Collected data entries:
>>
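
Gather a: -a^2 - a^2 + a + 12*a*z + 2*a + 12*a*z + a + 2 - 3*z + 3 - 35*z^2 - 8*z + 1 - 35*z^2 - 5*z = -2*a^2 + a*(24*z + 4) - 70*z^2 - 16*z + 6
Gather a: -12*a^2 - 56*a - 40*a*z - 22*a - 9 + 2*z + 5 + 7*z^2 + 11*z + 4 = -12*a^2 + a*(-40*z - 78) + 7*z^2 + 13*z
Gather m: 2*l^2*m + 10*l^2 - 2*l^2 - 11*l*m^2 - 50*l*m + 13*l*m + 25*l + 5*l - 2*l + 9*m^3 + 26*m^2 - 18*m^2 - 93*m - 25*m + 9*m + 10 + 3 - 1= 8*l^2 + 28*l + 9*m^3 + m^2*(8 - 11*l) + m*(2*l^2 - 37*l - 109) + 12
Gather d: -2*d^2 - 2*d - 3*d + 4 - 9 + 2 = -2*d^2 - 5*d - 3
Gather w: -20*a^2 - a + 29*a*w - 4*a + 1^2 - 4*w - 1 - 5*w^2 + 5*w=-20*a^2 - 5*a - 5*w^2 + w*(29*a + 1)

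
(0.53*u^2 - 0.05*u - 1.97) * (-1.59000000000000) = -0.8427*u^2 + 0.0795*u + 3.1323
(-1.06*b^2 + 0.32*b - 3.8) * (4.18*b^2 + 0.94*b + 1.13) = -4.4308*b^4 + 0.3412*b^3 - 16.781*b^2 - 3.2104*b - 4.294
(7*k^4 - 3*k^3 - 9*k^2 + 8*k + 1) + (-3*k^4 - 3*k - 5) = 4*k^4 - 3*k^3 - 9*k^2 + 5*k - 4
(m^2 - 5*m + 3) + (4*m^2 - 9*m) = 5*m^2 - 14*m + 3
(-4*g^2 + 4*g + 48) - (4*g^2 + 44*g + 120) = -8*g^2 - 40*g - 72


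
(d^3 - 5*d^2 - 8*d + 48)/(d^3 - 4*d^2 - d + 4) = (d^2 - d - 12)/(d^2 - 1)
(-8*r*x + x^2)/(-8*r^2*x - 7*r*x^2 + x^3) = 1/(r + x)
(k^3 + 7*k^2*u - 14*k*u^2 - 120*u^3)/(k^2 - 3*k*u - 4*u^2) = (k^2 + 11*k*u + 30*u^2)/(k + u)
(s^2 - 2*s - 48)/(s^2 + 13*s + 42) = (s - 8)/(s + 7)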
<<
Task objective:
From the first line of the data above to the line holding "Gather w: -20*a^2", reproduce each line exactly; emit no other lines.

Solved exercise:
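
Gather a: -a^2 - a^2 + a + 12*a*z + 2*a + 12*a*z + a + 2 - 3*z + 3 - 35*z^2 - 8*z + 1 - 35*z^2 - 5*z = -2*a^2 + a*(24*z + 4) - 70*z^2 - 16*z + 6
Gather a: -12*a^2 - 56*a - 40*a*z - 22*a - 9 + 2*z + 5 + 7*z^2 + 11*z + 4 = -12*a^2 + a*(-40*z - 78) + 7*z^2 + 13*z
Gather m: 2*l^2*m + 10*l^2 - 2*l^2 - 11*l*m^2 - 50*l*m + 13*l*m + 25*l + 5*l - 2*l + 9*m^3 + 26*m^2 - 18*m^2 - 93*m - 25*m + 9*m + 10 + 3 - 1= 8*l^2 + 28*l + 9*m^3 + m^2*(8 - 11*l) + m*(2*l^2 - 37*l - 109) + 12
Gather d: -2*d^2 - 2*d - 3*d + 4 - 9 + 2 = -2*d^2 - 5*d - 3
Gather w: -20*a^2 - a + 29*a*w - 4*a + 1^2 - 4*w - 1 - 5*w^2 + 5*w=-20*a^2 - 5*a - 5*w^2 + w*(29*a + 1)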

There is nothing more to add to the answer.